-- What to produce --
Locate the line that contains "- As to (e), the" in the entries below, then repeat it and every following line through the line that contains "- (e) — appellant's showing: weight 73.", exactly, and no others.

[Stored data entries]
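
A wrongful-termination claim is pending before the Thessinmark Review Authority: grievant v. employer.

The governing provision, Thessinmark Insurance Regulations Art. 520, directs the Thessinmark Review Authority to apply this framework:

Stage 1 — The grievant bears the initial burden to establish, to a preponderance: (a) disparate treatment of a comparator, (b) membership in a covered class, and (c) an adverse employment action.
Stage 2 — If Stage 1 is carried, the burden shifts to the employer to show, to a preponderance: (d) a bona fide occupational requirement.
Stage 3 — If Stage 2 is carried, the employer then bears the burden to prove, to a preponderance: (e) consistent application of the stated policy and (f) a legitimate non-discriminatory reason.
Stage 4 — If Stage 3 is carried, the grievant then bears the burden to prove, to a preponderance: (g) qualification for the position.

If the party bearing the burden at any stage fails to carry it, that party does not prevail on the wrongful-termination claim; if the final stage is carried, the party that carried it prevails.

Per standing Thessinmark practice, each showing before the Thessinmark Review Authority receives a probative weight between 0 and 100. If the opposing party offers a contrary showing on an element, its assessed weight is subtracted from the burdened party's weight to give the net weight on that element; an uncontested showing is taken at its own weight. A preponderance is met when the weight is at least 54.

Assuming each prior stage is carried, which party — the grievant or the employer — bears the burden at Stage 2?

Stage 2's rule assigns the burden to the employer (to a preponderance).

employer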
* * *
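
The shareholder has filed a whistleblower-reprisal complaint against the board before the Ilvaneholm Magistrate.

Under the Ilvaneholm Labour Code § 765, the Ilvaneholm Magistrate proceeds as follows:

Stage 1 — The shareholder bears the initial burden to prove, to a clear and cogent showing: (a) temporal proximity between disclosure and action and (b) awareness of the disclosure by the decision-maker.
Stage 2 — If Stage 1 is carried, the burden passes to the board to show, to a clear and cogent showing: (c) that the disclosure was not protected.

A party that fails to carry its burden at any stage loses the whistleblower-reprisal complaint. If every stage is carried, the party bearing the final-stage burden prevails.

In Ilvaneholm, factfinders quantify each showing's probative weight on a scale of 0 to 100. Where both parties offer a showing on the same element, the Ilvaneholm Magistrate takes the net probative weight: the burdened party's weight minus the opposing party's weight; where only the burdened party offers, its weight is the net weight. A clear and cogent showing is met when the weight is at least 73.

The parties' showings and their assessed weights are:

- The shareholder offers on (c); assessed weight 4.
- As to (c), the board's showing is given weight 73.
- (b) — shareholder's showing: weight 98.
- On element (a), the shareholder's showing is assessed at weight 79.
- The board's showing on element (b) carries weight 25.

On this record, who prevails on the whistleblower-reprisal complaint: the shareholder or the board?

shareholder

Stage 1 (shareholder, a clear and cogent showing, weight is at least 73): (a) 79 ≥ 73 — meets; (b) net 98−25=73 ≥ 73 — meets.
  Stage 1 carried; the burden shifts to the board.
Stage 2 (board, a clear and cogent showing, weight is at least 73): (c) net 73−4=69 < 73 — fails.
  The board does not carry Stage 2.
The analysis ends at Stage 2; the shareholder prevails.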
==
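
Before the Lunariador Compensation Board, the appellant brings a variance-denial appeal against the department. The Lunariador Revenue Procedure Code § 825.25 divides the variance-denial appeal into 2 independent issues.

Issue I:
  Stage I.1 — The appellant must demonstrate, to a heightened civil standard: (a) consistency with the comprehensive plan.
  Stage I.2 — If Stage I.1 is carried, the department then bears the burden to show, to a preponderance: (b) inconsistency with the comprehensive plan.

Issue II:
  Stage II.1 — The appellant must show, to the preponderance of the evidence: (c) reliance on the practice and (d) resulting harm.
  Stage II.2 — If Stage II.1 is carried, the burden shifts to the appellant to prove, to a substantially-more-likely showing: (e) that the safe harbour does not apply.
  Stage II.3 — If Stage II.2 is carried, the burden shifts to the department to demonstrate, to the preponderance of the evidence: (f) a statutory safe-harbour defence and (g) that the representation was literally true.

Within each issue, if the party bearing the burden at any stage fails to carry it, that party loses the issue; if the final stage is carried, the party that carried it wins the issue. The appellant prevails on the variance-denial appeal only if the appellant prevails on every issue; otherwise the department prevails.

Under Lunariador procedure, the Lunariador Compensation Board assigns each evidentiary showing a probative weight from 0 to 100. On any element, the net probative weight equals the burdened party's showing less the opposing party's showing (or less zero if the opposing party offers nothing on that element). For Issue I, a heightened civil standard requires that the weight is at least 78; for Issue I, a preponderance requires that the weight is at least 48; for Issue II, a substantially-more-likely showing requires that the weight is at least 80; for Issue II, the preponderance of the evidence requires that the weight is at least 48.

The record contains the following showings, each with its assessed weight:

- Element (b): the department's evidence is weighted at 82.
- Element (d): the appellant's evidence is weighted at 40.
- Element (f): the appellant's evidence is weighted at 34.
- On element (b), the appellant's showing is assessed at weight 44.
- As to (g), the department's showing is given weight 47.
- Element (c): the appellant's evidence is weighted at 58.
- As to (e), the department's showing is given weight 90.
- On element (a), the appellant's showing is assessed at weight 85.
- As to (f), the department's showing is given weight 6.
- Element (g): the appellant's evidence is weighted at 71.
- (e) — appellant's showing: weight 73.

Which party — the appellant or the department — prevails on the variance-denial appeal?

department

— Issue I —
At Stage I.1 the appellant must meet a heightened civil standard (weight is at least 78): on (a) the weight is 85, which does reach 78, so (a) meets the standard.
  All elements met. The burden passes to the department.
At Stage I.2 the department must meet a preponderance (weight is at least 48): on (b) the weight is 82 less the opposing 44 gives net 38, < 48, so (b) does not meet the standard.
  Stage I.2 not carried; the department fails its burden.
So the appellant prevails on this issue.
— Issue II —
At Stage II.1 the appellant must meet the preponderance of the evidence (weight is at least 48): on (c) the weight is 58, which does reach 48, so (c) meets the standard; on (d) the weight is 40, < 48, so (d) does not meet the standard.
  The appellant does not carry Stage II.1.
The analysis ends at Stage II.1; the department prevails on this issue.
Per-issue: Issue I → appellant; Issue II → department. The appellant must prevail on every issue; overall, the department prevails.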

-- Task solution --
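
- As to (e), the department's showing is given weight 90.
- On element (a), the appellant's showing is assessed at weight 85.
- As to (f), the department's showing is given weight 6.
- Element (g): the appellant's evidence is weighted at 71.
- (e) — appellant's showing: weight 73.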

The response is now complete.